--- START ---

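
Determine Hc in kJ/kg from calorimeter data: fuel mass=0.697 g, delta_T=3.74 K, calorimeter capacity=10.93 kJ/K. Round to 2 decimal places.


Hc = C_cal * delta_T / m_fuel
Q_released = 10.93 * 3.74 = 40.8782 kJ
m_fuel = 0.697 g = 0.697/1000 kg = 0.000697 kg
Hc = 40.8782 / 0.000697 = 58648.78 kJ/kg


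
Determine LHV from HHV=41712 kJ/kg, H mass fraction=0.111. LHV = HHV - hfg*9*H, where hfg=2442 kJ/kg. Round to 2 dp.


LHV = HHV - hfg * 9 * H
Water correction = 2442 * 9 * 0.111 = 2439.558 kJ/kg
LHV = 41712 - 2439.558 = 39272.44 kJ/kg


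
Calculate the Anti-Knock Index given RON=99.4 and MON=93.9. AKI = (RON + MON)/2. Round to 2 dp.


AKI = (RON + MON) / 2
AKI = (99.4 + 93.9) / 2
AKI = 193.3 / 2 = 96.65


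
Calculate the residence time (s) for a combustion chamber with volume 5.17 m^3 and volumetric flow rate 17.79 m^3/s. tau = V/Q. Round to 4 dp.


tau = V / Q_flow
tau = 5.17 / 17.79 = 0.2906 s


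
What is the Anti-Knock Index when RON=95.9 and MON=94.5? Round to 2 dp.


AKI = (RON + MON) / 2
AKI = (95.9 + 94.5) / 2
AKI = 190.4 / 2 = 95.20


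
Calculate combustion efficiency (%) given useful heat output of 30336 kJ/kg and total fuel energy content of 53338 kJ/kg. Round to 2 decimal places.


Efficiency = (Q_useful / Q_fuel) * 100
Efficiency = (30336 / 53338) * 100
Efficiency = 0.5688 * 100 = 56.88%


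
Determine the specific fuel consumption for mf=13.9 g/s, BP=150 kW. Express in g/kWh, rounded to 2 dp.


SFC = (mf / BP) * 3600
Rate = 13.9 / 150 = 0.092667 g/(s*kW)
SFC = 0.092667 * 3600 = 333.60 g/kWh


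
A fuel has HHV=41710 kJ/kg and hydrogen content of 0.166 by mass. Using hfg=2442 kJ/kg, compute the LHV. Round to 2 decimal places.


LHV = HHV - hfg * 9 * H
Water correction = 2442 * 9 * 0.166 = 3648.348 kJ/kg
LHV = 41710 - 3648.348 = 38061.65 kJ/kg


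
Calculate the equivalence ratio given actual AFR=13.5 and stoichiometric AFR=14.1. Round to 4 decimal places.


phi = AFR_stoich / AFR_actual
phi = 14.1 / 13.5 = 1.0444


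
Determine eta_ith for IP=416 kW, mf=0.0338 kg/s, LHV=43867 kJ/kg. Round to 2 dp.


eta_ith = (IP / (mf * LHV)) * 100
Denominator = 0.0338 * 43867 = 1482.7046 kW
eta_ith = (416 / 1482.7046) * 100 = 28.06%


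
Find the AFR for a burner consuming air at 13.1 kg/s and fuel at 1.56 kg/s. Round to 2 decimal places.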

--- END ---
--- START ---

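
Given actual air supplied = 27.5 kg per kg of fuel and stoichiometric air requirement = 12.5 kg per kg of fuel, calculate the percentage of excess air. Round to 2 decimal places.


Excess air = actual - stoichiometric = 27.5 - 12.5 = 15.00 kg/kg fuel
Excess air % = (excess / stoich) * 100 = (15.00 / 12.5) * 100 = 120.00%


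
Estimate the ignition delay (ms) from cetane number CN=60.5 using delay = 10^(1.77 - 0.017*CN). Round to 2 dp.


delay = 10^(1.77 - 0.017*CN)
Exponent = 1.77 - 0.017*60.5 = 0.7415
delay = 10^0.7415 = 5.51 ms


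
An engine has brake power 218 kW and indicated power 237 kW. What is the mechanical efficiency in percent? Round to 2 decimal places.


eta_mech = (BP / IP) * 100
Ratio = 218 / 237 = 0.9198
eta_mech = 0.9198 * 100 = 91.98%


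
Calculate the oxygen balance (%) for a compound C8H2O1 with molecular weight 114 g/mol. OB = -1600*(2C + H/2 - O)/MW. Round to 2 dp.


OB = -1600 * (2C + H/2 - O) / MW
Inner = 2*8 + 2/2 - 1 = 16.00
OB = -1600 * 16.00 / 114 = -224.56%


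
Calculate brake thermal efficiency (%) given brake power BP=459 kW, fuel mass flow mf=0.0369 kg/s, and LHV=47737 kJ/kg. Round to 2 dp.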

--- END ---

→ TASK ITEM: Write down exactly the span of lines above from the one containing "Given actual air" to the one containing "Calculate brake thermal", both ends included.

→ ANSWER TO THIS EXERCISE:
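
Given actual air supplied = 27.5 kg per kg of fuel and stoichiometric air requirement = 12.5 kg per kg of fuel, calculate the percentage of excess air. Round to 2 decimal places.


Excess air = actual - stoichiometric = 27.5 - 12.5 = 15.00 kg/kg fuel
Excess air % = (excess / stoich) * 100 = (15.00 / 12.5) * 100 = 120.00%


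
Estimate the ignition delay (ms) from cetane number CN=60.5 using delay = 10^(1.77 - 0.017*CN). Round to 2 dp.


delay = 10^(1.77 - 0.017*CN)
Exponent = 1.77 - 0.017*60.5 = 0.7415
delay = 10^0.7415 = 5.51 ms


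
An engine has brake power 218 kW and indicated power 237 kW. What is the mechanical efficiency in percent? Round to 2 decimal places.


eta_mech = (BP / IP) * 100
Ratio = 218 / 237 = 0.9198
eta_mech = 0.9198 * 100 = 91.98%


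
Calculate the oxygen balance (%) for a compound C8H2O1 with molecular weight 114 g/mol. OB = -1600*(2C + H/2 - O)/MW. Round to 2 dp.


OB = -1600 * (2C + H/2 - O) / MW
Inner = 2*8 + 2/2 - 1 = 16.00
OB = -1600 * 16.00 / 114 = -224.56%


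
Calculate brake thermal efficiency (%) given brake power BP=459 kW, fuel mass flow mf=0.0369 kg/s, and LHV=47737 kJ/kg. Round to 2 dp.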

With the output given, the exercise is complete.